Stored data:
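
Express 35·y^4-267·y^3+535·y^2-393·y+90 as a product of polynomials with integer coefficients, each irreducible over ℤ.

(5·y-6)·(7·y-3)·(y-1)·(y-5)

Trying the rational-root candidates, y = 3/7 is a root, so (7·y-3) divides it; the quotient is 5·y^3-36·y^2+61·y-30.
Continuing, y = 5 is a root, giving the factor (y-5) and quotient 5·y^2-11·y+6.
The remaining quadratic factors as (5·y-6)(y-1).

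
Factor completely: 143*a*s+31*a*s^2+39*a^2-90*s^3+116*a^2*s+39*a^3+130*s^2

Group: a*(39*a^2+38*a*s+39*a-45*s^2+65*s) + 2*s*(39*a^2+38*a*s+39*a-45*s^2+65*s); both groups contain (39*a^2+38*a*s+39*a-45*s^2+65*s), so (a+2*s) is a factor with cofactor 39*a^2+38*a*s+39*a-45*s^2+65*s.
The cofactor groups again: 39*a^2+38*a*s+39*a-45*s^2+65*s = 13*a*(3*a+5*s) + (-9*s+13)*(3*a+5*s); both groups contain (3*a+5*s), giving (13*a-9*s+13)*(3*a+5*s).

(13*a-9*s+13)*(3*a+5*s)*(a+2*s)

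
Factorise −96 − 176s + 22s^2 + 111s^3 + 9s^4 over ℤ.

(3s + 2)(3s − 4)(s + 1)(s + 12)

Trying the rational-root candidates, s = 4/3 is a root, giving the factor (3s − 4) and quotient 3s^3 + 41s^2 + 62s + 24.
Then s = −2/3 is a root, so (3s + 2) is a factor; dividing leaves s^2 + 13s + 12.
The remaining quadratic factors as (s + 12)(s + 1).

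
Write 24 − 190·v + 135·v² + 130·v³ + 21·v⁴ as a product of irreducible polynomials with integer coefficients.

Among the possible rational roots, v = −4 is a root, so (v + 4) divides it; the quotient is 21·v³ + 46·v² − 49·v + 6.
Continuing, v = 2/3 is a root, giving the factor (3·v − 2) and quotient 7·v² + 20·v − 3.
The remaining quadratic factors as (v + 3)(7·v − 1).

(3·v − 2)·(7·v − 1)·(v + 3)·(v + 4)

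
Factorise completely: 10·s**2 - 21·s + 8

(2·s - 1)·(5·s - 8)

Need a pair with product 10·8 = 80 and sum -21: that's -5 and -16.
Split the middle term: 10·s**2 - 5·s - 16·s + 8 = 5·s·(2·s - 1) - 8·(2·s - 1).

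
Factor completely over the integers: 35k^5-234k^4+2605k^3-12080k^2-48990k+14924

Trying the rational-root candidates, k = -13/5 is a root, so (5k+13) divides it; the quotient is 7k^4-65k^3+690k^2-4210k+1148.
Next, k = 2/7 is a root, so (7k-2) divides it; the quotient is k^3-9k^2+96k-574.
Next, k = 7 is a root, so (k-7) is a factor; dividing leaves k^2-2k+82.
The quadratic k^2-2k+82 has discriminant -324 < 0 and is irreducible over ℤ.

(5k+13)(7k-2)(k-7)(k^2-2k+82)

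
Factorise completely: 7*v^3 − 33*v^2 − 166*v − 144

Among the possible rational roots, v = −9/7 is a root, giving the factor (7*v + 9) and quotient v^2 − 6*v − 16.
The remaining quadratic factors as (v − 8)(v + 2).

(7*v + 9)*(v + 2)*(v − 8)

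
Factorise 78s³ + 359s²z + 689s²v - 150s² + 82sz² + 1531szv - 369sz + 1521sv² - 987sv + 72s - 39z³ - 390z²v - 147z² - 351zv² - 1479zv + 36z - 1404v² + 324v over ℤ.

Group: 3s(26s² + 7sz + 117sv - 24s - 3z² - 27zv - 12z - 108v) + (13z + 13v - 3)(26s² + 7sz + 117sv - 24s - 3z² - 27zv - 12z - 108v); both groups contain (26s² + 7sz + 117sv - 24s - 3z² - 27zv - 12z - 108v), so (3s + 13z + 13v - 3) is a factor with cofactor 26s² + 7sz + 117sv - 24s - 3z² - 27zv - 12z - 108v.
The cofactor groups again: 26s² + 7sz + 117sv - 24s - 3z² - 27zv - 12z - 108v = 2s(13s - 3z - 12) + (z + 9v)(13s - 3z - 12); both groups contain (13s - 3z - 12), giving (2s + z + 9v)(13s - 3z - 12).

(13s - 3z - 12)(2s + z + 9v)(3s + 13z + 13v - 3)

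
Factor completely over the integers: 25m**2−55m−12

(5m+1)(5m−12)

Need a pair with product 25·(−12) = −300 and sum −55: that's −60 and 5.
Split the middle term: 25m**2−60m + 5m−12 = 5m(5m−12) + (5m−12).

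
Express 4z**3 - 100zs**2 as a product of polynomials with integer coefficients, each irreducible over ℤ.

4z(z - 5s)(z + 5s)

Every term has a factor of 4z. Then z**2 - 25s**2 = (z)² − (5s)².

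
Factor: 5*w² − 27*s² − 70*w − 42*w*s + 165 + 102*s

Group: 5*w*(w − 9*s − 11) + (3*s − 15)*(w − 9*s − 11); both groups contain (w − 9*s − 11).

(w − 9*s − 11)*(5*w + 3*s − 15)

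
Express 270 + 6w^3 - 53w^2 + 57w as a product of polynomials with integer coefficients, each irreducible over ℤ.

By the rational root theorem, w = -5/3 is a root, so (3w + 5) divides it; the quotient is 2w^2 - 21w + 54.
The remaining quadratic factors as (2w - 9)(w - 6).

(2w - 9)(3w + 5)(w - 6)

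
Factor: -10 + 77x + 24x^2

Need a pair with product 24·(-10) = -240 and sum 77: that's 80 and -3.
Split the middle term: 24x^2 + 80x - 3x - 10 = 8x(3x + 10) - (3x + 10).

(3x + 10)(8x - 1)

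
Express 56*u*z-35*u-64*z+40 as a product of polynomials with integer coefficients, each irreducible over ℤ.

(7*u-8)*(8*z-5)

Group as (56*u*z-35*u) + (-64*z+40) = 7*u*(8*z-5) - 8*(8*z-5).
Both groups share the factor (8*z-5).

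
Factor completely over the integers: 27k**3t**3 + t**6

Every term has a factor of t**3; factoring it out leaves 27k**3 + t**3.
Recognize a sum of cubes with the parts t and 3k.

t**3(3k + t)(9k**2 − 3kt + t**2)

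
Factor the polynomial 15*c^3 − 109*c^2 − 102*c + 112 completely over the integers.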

--

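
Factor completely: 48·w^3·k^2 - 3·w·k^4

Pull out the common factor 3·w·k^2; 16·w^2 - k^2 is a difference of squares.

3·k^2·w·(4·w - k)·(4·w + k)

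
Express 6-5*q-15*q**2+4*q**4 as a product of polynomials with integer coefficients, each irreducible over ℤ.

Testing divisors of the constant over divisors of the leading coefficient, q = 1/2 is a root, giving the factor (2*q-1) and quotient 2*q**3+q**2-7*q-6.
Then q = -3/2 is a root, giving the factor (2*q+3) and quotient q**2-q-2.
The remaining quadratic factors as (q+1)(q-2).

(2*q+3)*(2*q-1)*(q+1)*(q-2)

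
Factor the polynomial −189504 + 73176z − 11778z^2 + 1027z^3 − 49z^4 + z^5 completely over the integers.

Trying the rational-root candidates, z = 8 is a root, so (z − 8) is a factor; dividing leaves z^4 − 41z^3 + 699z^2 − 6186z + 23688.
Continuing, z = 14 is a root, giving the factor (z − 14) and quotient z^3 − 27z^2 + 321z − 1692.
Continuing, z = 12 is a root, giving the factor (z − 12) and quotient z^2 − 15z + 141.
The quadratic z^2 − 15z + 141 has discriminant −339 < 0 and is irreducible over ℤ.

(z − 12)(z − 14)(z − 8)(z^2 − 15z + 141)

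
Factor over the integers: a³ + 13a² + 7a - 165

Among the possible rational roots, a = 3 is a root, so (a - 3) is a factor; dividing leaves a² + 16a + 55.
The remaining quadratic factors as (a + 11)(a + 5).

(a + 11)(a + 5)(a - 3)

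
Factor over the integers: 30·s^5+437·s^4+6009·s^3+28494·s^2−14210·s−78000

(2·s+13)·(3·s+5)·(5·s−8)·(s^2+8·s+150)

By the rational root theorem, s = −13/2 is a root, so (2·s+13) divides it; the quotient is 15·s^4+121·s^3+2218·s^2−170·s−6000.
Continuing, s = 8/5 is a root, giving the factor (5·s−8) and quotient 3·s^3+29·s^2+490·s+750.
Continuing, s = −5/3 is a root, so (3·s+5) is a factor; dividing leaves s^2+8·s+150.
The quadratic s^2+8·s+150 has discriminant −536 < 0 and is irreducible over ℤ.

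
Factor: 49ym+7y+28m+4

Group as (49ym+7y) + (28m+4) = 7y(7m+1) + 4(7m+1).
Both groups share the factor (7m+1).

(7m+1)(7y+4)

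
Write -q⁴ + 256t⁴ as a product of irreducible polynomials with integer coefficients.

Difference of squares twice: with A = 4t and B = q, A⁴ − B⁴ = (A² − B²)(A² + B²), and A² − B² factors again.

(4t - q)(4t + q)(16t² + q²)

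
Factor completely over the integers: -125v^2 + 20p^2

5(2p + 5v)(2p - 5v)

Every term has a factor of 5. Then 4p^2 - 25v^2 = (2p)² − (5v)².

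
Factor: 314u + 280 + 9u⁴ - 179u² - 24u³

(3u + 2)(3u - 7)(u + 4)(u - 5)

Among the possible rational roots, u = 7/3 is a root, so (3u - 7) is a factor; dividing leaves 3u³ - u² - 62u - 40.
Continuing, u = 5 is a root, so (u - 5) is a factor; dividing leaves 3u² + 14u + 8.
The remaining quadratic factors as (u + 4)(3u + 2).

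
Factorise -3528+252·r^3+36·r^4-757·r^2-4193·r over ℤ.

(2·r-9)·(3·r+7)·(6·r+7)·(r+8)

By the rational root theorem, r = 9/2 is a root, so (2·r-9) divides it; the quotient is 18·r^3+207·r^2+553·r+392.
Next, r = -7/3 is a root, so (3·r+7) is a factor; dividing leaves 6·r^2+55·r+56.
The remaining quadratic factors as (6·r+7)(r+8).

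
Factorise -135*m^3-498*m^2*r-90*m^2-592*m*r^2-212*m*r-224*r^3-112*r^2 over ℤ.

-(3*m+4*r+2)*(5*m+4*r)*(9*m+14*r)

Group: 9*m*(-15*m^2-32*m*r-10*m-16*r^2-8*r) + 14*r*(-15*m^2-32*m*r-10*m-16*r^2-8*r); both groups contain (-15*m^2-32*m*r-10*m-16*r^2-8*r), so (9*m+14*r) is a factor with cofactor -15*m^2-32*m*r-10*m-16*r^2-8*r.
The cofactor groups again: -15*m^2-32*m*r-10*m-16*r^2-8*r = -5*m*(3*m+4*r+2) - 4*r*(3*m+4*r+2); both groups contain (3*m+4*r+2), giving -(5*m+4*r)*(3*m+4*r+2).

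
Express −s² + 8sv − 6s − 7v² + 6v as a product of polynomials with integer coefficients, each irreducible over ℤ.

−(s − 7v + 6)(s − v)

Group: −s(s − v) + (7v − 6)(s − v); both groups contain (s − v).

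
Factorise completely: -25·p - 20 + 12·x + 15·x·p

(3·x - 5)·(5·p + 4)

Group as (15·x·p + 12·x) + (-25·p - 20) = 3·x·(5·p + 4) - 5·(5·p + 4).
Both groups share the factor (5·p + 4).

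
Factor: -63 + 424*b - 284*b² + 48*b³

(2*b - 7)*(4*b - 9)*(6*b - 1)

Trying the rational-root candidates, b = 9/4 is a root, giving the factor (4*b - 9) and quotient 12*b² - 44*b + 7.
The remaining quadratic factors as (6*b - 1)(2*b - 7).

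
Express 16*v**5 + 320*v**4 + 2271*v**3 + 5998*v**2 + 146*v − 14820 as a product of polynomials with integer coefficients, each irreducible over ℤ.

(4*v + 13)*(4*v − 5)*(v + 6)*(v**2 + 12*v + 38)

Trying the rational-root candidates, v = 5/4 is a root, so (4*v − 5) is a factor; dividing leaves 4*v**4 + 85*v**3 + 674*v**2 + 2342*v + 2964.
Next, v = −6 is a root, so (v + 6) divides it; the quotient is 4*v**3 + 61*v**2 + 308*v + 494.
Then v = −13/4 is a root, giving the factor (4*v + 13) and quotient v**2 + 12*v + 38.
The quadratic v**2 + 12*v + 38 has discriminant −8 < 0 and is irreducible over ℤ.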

◆ REQUIREMENT: Could you set down, exactly as written, the lines above between the one holding "Factor: -10 + 77x + 24x^2" and the one holding "Factor the polynomial 15*c^3", inclusive, and nothing more?

◆ TASK RESULT:
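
Factor: -10 + 77x + 24x^2

Need a pair with product 24·(-10) = -240 and sum 77: that's 80 and -3.
Split the middle term: 24x^2 + 80x - 3x - 10 = 8x(3x + 10) - (3x + 10).

(3x + 10)(8x - 1)

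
Express 56*u*z-35*u-64*z+40 as a product of polynomials with integer coefficients, each irreducible over ℤ.

(7*u-8)*(8*z-5)

Group as (56*u*z-35*u) + (-64*z+40) = 7*u*(8*z-5) - 8*(8*z-5).
Both groups share the factor (8*z-5).

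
Factor completely over the integers: 27k**3t**3 + t**6

Every term has a factor of t**3; factoring it out leaves 27k**3 + t**3.
Recognize a sum of cubes with the parts t and 3k.

t**3(3k + t)(9k**2 − 3kt + t**2)

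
Factor the polynomial 15*c^3 − 109*c^2 − 102*c + 112 completely over the integers.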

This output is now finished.